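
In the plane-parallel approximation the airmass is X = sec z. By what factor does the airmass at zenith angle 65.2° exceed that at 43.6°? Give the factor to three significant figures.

1.73

X(65.2°)/X(43.6°) = sec 65.2° / sec 43.6° = cos 43.6° / cos 65.2° = 0.7242/0.4195 = 1.7265.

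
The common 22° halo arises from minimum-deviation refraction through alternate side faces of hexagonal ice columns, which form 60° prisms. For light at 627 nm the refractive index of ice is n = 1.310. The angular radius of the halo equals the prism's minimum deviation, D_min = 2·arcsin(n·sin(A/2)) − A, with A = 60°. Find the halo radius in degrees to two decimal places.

n·sin(A/2) = 1.310 × sin 30° = 1.310 × 0.5000 = 0.6550.
D_min = 2·arcsin(0.6550) − 60° = 2 × 40.920° − 60° = 21.839°.

21.84°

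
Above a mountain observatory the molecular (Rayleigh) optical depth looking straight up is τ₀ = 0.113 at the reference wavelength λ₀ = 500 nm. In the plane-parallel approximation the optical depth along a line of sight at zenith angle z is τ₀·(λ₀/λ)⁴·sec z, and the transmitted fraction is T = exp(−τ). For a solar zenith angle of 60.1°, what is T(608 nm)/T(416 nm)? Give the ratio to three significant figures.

Airmass: sec 60.1° = 2.0061.
τ(608 nm) = 0.113 × (500/608)⁴ × 2.0061 = 0.113 × 0.4574 × 2.0061 = 0.1037.
τ(416 nm) = 0.113 × (500/416)⁴ × 2.0061 = 0.113 × 2.0869 × 2.0061 = 0.4731.
T(608)/T(416) = exp(τ_B − τ_A) = exp(0.3694) = 1.4469.

1.45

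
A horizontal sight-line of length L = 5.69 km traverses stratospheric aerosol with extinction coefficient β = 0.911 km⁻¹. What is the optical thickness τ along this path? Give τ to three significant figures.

τ = β·L = 0.911 × 5.69 = 5.1836.

5.18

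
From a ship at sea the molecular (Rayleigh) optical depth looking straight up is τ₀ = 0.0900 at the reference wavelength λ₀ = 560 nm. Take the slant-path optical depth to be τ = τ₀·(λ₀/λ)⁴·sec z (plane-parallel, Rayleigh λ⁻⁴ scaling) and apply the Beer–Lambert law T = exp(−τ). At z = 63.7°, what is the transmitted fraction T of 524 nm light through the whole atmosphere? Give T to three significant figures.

0.767

sec 63.7° = 2.2570.
τ = 0.0900 × (560/524)⁴ × 2.2570 = 0.0900 × 1.3044 × 2.2570 = 0.2650.
T = exp(−0.2650) = 0.7672.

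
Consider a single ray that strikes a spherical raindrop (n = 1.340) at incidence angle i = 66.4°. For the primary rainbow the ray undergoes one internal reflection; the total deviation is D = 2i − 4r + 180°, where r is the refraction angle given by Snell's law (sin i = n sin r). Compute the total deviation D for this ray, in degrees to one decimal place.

sin r = sin 66.4° / 1.340 = 0.9164/1.340 = 0.6839; r = 43.15°.
D = 2·66.4° − 4·43.15° + 180° = 132.80° − 172.58° + 180° = 140.22°.

140.2°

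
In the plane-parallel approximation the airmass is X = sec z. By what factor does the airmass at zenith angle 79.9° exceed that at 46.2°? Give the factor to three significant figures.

X(79.9°)/X(46.2°) = sec 79.9° / sec 46.2° = cos 46.2° / cos 79.9° = 0.6921/0.1754 = 3.9468.

3.95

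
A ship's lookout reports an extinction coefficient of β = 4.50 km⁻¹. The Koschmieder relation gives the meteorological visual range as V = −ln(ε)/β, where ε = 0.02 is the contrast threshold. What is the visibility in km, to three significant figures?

0.869 km

V = −ln(0.02) / 4.50 = 3.912 / 4.50 = 0.8693 km.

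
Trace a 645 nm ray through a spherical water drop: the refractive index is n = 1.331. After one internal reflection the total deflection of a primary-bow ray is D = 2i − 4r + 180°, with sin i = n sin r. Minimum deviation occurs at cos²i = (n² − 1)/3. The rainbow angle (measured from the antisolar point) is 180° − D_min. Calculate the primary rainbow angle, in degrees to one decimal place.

cos²i = (1.77156 − 1)/3 = 0.25719; i = arccos(0.50714) = 59.527°.
sin r = sin 59.527°/1.331 = 0.64753; r = 40.356°.
D_min = 2·59.527° − 4·40.356° + 180° = 137.630°.
Rainbow angle = 180° − D_min = 42.370°.

42.4°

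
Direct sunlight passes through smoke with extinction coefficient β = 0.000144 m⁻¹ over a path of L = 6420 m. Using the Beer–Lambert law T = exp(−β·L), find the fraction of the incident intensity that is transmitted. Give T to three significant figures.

0.397

τ = β·L = 0.000144 × 6420 = 0.9245.
T = exp(−0.9245) = 0.3967.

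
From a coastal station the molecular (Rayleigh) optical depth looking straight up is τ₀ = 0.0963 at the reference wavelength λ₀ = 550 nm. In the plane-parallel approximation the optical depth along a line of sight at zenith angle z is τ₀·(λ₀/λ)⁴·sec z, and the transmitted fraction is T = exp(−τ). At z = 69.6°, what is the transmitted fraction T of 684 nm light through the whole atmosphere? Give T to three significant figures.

sec 69.6° = 2.8688.
τ = 0.0963 × (550/684)⁴ × 2.8688 = 0.0963 × 0.4180 × 2.8688 = 0.1155.
T = exp(−0.1155) = 0.8909.

0.891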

| Task requirements |
Transcribe every record verbatim.

| Answer below |
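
In the plane-parallel approximation the airmass is X = sec z. By what factor does the airmass at zenith angle 65.2° exceed that at 43.6°? Give the factor to three significant figures.

1.73

X(65.2°)/X(43.6°) = sec 65.2° / sec 43.6° = cos 43.6° / cos 65.2° = 0.7242/0.4195 = 1.7265.

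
The common 22° halo arises from minimum-deviation refraction through alternate side faces of hexagonal ice columns, which form 60° prisms. For light at 627 nm the refractive index of ice is n = 1.310. The angular radius of the halo equals the prism's minimum deviation, D_min = 2·arcsin(n·sin(A/2)) − A, with A = 60°. Find the halo radius in degrees to two decimal places.

n·sin(A/2) = 1.310 × sin 30° = 1.310 × 0.5000 = 0.6550.
D_min = 2·arcsin(0.6550) − 60° = 2 × 40.920° − 60° = 21.839°.

21.84°

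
Above a mountain observatory the molecular (Rayleigh) optical depth looking straight up is τ₀ = 0.113 at the reference wavelength λ₀ = 500 nm. In the plane-parallel approximation the optical depth along a line of sight at zenith angle z is τ₀·(λ₀/λ)⁴·sec z, and the transmitted fraction is T = exp(−τ). For a solar zenith angle of 60.1°, what is T(608 nm)/T(416 nm)? Give the ratio to three significant figures.

Airmass: sec 60.1° = 2.0061.
τ(608 nm) = 0.113 × (500/608)⁴ × 2.0061 = 0.113 × 0.4574 × 2.0061 = 0.1037.
τ(416 nm) = 0.113 × (500/416)⁴ × 2.0061 = 0.113 × 2.0869 × 2.0061 = 0.4731.
T(608)/T(416) = exp(τ_B − τ_A) = exp(0.3694) = 1.4469.

1.45

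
A horizontal sight-line of length L = 5.69 km traverses stratospheric aerosol with extinction coefficient β = 0.911 km⁻¹. What is the optical thickness τ along this path? Give τ to three significant figures.

τ = β·L = 0.911 × 5.69 = 5.1836.

5.18

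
From a ship at sea the molecular (Rayleigh) optical depth looking straight up is τ₀ = 0.0900 at the reference wavelength λ₀ = 560 nm. Take the slant-path optical depth to be τ = τ₀·(λ₀/λ)⁴·sec z (plane-parallel, Rayleigh λ⁻⁴ scaling) and apply the Beer–Lambert law T = exp(−τ). At z = 63.7°, what is the transmitted fraction T of 524 nm light through the whole atmosphere? Give T to three significant figures.

0.767

sec 63.7° = 2.2570.
τ = 0.0900 × (560/524)⁴ × 2.2570 = 0.0900 × 1.3044 × 2.2570 = 0.2650.
T = exp(−0.2650) = 0.7672.

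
Consider a single ray that strikes a spherical raindrop (n = 1.340) at incidence angle i = 66.4°. For the primary rainbow the ray undergoes one internal reflection; the total deviation is D = 2i − 4r + 180°, where r is the refraction angle given by Snell's law (sin i = n sin r). Compute the total deviation D for this ray, in degrees to one decimal place.

sin r = sin 66.4° / 1.340 = 0.9164/1.340 = 0.6839; r = 43.15°.
D = 2·66.4° − 4·43.15° + 180° = 132.80° − 172.58° + 180° = 140.22°.

140.2°

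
In the plane-parallel approximation the airmass is X = sec z. By what factor does the airmass at zenith angle 79.9° exceed that at 46.2°? Give the factor to three significant figures.

X(79.9°)/X(46.2°) = sec 79.9° / sec 46.2° = cos 46.2° / cos 79.9° = 0.6921/0.1754 = 3.9468.

3.95

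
A ship's lookout reports an extinction coefficient of β = 4.50 km⁻¹. The Koschmieder relation gives the meteorological visual range as V = −ln(ε)/β, where ε = 0.02 is the contrast threshold. What is the visibility in km, to three significant figures?

0.869 km

V = −ln(0.02) / 4.50 = 3.912 / 4.50 = 0.8693 km.

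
Trace a 645 nm ray through a spherical water drop: the refractive index is n = 1.331. After one internal reflection the total deflection of a primary-bow ray is D = 2i − 4r + 180°, with sin i = n sin r. Minimum deviation occurs at cos²i = (n² − 1)/3. The rainbow angle (measured from the antisolar point) is 180° − D_min. Calculate the primary rainbow angle, in degrees to one decimal place.

cos²i = (1.77156 − 1)/3 = 0.25719; i = arccos(0.50714) = 59.527°.
sin r = sin 59.527°/1.331 = 0.64753; r = 40.356°.
D_min = 2·59.527° − 4·40.356° + 180° = 137.630°.
Rainbow angle = 180° − D_min = 42.370°.

42.4°

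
Direct sunlight passes through smoke with extinction coefficient β = 0.000144 m⁻¹ over a path of L = 6420 m. Using the Beer–Lambert law T = exp(−β·L), find the fraction of the incident intensity that is transmitted. Give T to three significant figures.

0.397

τ = β·L = 0.000144 × 6420 = 0.9245.
T = exp(−0.9245) = 0.3967.

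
From a coastal station the molecular (Rayleigh) optical depth looking straight up is τ₀ = 0.0963 at the reference wavelength λ₀ = 550 nm. In the plane-parallel approximation the optical depth along a line of sight at zenith angle z is τ₀·(λ₀/λ)⁴·sec z, and the transmitted fraction is T = exp(−τ). At z = 69.6°, what is the transmitted fraction T of 684 nm light through the whole atmosphere? Give T to three significant figures.

sec 69.6° = 2.8688.
τ = 0.0963 × (550/684)⁴ × 2.8688 = 0.0963 × 0.4180 × 2.8688 = 0.1155.
T = exp(−0.1155) = 0.8909.

0.891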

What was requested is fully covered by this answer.